»»

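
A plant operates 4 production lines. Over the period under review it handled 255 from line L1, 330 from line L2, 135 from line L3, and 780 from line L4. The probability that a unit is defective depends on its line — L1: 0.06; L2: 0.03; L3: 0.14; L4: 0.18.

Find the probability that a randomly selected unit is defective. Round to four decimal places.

P(D) ≈ 0.1230

Total: 255 + 330 + 135 + 780 = 1500.
P(L1) = 255/1500 = 0.17. P(L2) = 330/1500 = 0.22. P(L3) = 135/1500 = 0.09. P(L4) = 780/1500 = 0.52.
P(D) = P(D|L1)·P(L1) + P(D|L2)·P(L2) + P(D|L3)·P(L3) + P(D|L4)·P(L4)
      = 0.06·0.17 + 0.03·0.22 + 0.14·0.09 + 0.18·0.52
      = 0.0102 + 0.0066 + 0.0126 + 0.0936 = 0.123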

««

Retype the entries above exactly as they appear.

**Response:**
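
A plant operates 4 production lines. Over the period under review it handled 255 from line L1, 330 from line L2, 135 from line L3, and 780 from line L4. The probability that a unit is defective depends on its line — L1: 0.06; L2: 0.03; L3: 0.14; L4: 0.18.

Find the probability that a randomly selected unit is defective. Round to four decimal places.

P(D) ≈ 0.1230

Total: 255 + 330 + 135 + 780 = 1500.
P(L1) = 255/1500 = 0.17. P(L2) = 330/1500 = 0.22. P(L3) = 135/1500 = 0.09. P(L4) = 780/1500 = 0.52.
P(D) = P(D|L1)·P(L1) + P(D|L2)·P(L2) + P(D|L3)·P(L3) + P(D|L4)·P(L4)
      = 0.06·0.17 + 0.03·0.22 + 0.14·0.09 + 0.18·0.52
      = 0.0102 + 0.0066 + 0.0126 + 0.0936 = 0.123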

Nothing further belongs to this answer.